>>>>>
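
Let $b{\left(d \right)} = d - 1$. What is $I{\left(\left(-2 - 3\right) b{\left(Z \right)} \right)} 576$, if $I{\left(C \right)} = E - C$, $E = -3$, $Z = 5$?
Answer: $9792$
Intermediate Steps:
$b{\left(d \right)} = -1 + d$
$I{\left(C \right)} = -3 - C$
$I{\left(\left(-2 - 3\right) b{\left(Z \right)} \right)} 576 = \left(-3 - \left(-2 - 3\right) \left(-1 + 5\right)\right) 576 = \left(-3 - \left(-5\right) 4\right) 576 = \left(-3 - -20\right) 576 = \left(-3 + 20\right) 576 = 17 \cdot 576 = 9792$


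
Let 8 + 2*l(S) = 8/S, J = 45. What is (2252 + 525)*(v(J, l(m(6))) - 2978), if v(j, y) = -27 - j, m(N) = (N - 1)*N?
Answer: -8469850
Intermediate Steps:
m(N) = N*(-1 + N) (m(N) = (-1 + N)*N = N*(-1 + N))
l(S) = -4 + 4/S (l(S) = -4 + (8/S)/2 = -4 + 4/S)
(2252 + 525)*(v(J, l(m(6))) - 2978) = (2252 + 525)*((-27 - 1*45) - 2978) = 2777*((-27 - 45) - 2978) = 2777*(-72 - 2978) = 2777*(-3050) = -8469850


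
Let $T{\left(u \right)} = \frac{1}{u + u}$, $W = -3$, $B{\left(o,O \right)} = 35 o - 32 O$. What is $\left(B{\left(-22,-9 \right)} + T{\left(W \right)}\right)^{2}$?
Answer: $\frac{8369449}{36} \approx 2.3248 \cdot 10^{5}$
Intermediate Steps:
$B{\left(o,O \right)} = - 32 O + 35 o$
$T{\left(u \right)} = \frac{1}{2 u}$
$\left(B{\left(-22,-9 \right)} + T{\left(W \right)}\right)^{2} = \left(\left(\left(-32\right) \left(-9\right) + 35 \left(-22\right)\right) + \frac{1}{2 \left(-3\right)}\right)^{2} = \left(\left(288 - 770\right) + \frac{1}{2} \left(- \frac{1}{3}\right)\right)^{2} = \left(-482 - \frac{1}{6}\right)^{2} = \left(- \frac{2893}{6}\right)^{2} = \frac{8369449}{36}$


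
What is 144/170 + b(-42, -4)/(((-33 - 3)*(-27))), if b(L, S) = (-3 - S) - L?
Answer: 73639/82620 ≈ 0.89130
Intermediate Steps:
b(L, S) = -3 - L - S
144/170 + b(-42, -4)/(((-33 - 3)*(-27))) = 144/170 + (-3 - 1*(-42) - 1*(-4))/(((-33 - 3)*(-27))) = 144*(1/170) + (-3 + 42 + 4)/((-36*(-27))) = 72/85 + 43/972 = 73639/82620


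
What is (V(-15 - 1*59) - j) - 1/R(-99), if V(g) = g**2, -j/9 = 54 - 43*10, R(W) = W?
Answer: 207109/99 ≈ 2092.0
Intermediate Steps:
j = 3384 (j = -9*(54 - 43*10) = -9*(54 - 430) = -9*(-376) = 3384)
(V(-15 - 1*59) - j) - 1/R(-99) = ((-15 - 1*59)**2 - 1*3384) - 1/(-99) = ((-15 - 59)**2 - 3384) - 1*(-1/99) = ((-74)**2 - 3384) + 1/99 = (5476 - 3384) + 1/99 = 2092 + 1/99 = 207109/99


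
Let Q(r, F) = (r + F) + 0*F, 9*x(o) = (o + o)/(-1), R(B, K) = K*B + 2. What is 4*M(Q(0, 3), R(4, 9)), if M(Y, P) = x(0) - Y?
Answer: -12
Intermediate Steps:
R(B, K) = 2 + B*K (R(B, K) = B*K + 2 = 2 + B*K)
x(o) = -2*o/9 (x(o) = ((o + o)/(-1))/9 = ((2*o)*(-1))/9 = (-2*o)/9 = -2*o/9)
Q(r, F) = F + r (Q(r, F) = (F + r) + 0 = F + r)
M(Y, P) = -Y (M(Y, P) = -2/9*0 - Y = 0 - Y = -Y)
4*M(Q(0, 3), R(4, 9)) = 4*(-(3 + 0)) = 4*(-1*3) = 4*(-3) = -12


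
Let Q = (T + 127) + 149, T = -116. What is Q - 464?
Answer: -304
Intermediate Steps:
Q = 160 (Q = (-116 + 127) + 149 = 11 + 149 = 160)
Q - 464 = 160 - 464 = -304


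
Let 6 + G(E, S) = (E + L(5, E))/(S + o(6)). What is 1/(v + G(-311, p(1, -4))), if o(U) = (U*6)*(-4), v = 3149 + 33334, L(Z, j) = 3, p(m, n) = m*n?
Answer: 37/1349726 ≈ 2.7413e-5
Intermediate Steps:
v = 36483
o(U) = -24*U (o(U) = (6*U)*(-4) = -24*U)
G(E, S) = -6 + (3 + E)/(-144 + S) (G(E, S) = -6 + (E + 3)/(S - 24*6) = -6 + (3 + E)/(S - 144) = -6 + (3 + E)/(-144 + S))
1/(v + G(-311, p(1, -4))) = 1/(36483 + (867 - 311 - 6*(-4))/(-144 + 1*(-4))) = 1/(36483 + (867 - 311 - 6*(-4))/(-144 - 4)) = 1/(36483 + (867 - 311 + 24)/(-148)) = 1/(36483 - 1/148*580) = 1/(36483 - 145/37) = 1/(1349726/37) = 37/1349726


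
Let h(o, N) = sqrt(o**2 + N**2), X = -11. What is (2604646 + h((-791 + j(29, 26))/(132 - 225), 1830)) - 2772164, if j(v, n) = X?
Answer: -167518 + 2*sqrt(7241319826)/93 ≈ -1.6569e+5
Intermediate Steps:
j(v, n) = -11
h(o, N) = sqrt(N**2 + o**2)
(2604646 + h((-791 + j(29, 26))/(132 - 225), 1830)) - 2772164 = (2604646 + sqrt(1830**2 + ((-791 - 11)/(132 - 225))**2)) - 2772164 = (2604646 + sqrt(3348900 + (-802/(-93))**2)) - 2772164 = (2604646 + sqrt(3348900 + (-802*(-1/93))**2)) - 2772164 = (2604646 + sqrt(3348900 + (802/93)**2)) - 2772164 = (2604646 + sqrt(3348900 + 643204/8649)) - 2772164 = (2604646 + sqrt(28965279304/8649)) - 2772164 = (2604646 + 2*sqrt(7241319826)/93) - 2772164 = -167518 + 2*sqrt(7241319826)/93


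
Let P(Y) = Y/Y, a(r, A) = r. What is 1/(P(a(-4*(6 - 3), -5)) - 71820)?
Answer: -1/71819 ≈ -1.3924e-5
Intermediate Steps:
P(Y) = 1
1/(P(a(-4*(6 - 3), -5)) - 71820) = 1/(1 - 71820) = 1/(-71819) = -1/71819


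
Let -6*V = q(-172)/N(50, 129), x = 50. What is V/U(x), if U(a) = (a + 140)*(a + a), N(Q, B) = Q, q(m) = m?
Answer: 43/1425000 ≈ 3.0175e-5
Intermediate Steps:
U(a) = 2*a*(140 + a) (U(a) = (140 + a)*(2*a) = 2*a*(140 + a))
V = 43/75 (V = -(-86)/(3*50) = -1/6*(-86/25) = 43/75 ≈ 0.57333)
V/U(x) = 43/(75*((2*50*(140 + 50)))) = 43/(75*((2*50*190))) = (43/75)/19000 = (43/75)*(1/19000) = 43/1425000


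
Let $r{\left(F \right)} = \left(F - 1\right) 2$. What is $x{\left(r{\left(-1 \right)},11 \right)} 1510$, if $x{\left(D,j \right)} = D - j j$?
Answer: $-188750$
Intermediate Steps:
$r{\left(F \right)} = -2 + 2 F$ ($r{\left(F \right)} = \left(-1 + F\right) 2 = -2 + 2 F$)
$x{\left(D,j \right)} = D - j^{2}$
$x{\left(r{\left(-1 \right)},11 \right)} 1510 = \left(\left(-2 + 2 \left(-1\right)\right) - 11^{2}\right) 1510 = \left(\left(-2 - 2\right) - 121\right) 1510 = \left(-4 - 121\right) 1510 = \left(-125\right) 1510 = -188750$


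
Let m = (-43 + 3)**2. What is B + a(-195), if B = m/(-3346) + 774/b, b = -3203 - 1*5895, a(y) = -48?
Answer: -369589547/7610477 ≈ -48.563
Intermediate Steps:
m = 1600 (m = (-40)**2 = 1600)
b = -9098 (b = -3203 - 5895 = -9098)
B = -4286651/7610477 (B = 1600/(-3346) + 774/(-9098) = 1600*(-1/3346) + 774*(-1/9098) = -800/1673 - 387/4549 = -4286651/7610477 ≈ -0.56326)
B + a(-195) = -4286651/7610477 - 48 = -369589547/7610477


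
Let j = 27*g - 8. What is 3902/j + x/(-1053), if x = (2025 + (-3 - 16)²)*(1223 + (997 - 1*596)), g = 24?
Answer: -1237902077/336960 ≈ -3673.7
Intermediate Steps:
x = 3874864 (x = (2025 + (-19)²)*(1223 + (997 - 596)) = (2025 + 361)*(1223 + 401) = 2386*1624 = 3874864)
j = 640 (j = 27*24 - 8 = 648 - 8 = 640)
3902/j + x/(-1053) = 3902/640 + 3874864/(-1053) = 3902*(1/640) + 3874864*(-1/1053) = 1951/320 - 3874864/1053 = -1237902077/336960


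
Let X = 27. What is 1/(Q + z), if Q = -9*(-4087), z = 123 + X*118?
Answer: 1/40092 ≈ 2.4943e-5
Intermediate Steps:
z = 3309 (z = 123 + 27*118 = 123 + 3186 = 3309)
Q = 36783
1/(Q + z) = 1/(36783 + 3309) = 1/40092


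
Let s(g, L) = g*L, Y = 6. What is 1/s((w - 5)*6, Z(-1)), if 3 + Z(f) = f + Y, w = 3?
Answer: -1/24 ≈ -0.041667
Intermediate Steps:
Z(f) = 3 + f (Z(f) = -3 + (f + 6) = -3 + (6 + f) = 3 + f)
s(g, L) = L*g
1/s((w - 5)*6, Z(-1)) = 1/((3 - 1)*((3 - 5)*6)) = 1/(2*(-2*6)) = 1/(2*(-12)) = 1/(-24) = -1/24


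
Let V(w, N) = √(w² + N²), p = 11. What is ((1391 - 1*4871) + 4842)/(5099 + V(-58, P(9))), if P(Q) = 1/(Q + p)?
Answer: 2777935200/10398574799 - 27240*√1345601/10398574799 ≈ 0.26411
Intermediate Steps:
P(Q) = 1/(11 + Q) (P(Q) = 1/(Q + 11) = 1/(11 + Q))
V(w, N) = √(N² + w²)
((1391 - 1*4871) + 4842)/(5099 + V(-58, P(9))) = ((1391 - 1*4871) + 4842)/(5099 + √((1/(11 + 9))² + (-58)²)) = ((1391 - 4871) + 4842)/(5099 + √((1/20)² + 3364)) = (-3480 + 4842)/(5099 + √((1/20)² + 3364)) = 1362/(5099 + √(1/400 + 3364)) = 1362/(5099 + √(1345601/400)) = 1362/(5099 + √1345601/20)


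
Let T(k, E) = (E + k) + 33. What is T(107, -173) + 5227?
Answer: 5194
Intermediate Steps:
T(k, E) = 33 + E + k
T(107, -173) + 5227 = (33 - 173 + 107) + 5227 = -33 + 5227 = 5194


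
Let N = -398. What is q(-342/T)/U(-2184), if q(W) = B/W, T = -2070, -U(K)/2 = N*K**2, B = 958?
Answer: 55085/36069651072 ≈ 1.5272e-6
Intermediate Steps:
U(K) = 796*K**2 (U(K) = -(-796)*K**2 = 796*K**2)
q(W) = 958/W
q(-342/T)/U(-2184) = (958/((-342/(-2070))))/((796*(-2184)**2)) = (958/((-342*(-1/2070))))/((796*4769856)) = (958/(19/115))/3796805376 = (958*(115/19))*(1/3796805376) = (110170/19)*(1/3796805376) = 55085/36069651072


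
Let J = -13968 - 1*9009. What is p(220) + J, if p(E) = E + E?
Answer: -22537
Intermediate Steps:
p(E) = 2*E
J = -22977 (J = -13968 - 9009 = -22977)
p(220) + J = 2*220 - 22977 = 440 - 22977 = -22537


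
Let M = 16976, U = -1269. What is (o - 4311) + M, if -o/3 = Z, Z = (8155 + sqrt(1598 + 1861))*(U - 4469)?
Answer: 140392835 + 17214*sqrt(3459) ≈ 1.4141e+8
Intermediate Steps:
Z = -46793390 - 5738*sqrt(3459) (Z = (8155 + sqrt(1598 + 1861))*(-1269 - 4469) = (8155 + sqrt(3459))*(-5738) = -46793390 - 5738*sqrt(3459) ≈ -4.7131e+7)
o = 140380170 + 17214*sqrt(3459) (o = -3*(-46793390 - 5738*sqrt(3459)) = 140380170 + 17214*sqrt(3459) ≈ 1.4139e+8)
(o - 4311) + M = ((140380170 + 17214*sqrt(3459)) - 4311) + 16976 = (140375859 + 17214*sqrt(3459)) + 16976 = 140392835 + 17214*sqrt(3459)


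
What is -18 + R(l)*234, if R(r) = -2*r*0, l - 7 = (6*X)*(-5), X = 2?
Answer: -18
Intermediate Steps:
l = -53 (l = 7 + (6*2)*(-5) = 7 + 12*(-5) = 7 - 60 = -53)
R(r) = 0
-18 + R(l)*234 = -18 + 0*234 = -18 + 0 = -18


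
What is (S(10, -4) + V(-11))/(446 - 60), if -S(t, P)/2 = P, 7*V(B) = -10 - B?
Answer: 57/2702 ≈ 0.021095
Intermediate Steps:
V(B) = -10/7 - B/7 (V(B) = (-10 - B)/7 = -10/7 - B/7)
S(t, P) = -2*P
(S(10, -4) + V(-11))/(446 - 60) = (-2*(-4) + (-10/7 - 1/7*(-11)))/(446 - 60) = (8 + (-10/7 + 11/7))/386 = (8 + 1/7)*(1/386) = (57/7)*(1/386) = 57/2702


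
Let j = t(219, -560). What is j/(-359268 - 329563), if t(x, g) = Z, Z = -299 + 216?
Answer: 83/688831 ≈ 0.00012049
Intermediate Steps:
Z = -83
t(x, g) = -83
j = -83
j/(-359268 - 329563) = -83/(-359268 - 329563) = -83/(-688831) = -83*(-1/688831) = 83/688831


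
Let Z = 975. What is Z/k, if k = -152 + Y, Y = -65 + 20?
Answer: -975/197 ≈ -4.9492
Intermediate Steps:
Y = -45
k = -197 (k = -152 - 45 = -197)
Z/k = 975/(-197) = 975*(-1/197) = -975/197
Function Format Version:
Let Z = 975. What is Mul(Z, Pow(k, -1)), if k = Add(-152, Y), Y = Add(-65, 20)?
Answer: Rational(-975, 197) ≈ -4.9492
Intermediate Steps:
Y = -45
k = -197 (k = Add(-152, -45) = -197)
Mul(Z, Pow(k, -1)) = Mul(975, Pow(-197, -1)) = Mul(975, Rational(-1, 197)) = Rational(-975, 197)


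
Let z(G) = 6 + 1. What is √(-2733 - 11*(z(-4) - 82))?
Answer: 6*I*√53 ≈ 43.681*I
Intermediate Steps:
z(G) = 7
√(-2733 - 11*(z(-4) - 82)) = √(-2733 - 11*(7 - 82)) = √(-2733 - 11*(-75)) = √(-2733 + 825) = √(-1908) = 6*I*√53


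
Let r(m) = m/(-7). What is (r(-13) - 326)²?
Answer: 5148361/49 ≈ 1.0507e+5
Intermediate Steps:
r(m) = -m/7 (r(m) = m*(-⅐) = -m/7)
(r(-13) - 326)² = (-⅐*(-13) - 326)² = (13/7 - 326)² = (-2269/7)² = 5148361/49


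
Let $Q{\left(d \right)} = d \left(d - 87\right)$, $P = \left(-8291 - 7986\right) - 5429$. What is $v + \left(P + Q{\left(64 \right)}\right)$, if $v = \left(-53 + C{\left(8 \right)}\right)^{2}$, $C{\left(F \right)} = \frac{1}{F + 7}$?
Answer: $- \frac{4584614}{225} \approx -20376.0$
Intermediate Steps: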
<<<<<
[Exercise brief]: Every line above from the line with "Answer: Rational(-975, 197) ≈ -4.9492" to the line with "Answer: 6*I*√53 ≈ 43.681*I" is wanted, ends included; write them out exactly and add no other line.

[Exercise solution]:
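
Answer: Rational(-975, 197) ≈ -4.9492
Intermediate Steps:
Y = -45
k = -197 (k = Add(-152, -45) = -197)
Mul(Z, Pow(k, -1)) = Mul(975, Pow(-197, -1)) = Mul(975, Rational(-1, 197)) = Rational(-975, 197)


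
Let z(G) = 6 + 1. What is √(-2733 - 11*(z(-4) - 82))?
Answer: 6*I*√53 ≈ 43.681*I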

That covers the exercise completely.